:: Task objective ::
I need the lines below from the one with "What is C(-11, -27)" down to the one with "Answer: 977373/32 ≈ 30543." reproduced exactly, both ends included, and nothing else.

[Available data Boundary: Start]

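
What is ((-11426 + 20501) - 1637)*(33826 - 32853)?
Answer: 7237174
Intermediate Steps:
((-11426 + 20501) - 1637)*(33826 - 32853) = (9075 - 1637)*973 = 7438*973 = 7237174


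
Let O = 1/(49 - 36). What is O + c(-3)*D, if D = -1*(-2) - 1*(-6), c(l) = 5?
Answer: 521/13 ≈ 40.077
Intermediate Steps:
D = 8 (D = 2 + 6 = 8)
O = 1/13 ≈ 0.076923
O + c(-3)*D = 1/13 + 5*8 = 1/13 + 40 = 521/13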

[Available data Boundary: End]
[Available data Boundary: Start]

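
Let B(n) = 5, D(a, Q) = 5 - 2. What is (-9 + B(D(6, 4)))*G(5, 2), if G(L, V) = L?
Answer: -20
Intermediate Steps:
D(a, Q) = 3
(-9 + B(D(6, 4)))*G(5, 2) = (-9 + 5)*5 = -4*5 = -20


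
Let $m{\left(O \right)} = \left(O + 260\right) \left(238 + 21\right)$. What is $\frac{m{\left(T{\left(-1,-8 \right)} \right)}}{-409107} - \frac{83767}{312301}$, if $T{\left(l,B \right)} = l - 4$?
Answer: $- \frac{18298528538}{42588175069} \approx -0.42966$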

[Available data Boundary: End]
[Available data Boundary: Start]

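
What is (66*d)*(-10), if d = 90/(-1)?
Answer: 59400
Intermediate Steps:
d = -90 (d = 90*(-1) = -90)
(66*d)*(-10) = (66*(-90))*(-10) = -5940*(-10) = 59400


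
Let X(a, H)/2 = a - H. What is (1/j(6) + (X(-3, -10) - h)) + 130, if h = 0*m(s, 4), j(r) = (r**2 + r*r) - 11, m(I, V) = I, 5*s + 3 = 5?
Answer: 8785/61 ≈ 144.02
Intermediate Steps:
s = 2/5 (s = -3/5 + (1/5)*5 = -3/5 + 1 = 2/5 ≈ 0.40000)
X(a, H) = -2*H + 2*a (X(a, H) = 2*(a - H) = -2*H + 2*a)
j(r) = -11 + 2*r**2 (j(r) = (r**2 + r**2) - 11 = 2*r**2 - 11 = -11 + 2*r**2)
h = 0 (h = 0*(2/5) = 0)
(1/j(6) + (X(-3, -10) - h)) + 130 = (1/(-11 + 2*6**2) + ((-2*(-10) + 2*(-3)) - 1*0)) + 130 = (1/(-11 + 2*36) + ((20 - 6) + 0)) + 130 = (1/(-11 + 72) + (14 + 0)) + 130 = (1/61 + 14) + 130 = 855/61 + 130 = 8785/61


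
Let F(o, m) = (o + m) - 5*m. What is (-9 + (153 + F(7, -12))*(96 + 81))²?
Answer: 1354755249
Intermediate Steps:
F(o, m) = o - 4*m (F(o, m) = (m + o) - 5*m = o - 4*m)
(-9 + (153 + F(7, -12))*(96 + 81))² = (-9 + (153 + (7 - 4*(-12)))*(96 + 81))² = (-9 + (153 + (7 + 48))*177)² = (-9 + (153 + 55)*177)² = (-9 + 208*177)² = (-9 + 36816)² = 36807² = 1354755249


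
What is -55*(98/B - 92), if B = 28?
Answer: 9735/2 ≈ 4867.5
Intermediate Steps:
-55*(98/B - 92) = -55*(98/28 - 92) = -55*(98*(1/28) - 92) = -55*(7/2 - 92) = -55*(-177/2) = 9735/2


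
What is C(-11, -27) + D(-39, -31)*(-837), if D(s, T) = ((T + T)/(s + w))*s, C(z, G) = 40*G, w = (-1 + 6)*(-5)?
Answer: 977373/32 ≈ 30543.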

[Available data Boundary: End]

:: Task output ::
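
What is C(-11, -27) + D(-39, -31)*(-837), if D(s, T) = ((T + T)/(s + w))*s, C(z, G) = 40*G, w = (-1 + 6)*(-5)?
Answer: 977373/32 ≈ 30543.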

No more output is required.